The task
Only the lines of the data holding the string "system" need to be returned.
———
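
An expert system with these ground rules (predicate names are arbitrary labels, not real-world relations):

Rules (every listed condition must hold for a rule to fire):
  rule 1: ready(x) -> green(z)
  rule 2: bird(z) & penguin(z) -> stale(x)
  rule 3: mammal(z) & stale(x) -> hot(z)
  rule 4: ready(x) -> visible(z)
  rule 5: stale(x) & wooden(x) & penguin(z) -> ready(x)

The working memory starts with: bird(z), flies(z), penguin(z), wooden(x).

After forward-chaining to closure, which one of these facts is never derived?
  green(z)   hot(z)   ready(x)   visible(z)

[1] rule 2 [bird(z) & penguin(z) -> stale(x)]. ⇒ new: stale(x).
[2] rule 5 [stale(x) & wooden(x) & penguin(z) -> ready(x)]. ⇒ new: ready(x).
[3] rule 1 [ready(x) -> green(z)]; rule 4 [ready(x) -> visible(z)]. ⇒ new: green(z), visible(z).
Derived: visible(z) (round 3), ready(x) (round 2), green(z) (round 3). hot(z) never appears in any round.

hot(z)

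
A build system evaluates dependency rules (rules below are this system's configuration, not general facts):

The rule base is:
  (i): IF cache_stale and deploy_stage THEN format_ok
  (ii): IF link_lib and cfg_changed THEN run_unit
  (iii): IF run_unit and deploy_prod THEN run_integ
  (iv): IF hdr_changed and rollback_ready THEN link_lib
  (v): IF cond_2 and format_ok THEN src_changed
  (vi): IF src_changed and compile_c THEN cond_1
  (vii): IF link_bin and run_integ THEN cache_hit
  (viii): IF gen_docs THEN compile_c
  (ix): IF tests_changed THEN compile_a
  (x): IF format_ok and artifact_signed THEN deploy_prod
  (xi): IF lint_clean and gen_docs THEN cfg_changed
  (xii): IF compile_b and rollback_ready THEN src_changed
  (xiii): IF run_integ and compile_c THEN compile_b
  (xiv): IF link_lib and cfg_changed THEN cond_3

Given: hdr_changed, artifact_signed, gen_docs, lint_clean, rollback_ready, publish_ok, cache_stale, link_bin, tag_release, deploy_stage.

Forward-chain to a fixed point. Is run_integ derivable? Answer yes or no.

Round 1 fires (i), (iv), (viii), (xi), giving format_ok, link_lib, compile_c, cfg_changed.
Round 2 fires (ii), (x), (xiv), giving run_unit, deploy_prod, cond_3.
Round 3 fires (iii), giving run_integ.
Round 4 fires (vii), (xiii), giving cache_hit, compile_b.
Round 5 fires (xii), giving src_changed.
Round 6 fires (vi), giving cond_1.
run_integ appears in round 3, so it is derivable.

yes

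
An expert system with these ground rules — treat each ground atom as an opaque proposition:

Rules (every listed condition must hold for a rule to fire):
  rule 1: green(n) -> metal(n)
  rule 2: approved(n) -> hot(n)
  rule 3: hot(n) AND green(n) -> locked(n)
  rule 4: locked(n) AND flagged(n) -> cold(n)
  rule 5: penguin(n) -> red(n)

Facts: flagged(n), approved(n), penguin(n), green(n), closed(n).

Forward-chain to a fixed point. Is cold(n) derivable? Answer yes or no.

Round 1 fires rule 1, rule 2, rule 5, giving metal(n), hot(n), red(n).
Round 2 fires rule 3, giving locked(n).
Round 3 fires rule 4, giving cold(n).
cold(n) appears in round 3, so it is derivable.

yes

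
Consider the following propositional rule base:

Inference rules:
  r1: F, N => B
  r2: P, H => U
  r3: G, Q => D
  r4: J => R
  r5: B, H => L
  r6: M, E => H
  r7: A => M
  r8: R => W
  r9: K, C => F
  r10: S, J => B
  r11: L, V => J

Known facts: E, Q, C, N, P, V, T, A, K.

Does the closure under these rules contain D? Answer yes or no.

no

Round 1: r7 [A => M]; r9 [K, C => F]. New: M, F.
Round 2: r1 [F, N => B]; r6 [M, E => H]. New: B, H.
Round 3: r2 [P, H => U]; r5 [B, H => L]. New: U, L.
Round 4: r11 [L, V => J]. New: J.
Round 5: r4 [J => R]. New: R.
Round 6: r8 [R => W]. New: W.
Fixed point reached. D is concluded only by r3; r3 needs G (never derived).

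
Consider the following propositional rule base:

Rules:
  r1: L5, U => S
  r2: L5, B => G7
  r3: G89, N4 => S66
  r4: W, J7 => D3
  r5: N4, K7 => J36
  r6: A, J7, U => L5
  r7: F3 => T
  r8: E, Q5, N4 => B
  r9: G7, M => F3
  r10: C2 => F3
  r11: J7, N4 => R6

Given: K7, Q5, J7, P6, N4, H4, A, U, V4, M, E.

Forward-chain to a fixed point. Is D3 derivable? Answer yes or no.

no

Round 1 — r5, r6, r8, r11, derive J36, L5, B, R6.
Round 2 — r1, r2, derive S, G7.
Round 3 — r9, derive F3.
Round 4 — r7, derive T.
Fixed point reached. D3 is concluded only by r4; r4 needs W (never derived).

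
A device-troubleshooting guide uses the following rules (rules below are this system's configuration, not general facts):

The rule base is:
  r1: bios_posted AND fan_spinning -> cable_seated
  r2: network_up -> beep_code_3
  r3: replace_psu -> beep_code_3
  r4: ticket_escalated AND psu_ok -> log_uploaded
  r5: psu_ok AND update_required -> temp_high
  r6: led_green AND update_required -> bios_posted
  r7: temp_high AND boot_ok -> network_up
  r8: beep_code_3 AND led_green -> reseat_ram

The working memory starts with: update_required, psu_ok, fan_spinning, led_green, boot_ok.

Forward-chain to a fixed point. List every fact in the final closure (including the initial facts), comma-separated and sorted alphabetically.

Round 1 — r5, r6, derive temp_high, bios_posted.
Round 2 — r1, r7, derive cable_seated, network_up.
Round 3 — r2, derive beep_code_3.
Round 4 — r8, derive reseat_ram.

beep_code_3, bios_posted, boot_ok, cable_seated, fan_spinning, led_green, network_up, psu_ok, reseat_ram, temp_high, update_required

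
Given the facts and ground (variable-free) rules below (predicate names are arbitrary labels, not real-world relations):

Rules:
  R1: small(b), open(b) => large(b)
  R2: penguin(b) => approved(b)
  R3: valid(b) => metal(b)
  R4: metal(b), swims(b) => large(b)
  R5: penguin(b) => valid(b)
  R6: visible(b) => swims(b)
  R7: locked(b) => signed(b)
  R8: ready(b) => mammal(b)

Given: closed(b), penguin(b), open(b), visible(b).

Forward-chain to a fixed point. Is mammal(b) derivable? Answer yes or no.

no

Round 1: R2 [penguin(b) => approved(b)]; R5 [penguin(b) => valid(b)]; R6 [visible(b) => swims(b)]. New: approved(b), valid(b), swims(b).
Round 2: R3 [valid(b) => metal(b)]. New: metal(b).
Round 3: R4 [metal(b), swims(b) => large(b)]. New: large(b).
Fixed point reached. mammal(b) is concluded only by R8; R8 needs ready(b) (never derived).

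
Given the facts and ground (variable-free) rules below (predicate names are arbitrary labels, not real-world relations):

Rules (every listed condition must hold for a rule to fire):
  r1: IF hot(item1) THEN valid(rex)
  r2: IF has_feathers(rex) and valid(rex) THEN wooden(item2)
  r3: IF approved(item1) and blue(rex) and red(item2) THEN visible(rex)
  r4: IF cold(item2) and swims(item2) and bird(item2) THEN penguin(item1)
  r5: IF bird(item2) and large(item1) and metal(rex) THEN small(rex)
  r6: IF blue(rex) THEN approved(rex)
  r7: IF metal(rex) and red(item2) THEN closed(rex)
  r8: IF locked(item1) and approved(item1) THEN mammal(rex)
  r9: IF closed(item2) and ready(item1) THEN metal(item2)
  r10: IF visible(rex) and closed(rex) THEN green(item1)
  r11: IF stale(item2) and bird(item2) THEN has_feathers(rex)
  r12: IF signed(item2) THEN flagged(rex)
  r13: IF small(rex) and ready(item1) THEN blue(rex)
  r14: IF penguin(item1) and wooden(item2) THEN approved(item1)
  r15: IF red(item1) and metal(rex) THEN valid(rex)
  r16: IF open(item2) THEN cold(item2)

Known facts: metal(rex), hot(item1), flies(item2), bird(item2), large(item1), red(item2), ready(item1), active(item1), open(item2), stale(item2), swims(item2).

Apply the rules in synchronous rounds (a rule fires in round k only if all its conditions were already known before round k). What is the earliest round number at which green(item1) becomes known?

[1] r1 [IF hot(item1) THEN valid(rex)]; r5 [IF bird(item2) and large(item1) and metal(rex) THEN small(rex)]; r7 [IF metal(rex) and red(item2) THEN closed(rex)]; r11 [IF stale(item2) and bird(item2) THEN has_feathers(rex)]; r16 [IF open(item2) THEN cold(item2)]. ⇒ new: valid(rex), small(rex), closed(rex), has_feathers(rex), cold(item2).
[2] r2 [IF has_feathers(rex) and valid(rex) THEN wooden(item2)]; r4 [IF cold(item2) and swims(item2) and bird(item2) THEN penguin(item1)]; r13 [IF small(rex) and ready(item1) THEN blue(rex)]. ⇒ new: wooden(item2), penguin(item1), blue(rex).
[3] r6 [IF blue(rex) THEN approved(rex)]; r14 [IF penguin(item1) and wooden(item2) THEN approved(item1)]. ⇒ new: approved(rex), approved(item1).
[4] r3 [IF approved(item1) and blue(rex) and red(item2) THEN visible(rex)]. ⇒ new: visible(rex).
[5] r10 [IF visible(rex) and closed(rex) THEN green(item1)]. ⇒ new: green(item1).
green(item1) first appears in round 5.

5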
———
Output of the exercise
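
An expert system with these ground rules (predicate names are arbitrary labels, not real-world relations):
A build system evaluates dependency rules (rules below are this system's configuration, not general facts):
An expert system with these ground rules — treat each ground atom as an opaque proposition:
A device-troubleshooting guide uses the following rules (rules below are this system's configuration, not general facts):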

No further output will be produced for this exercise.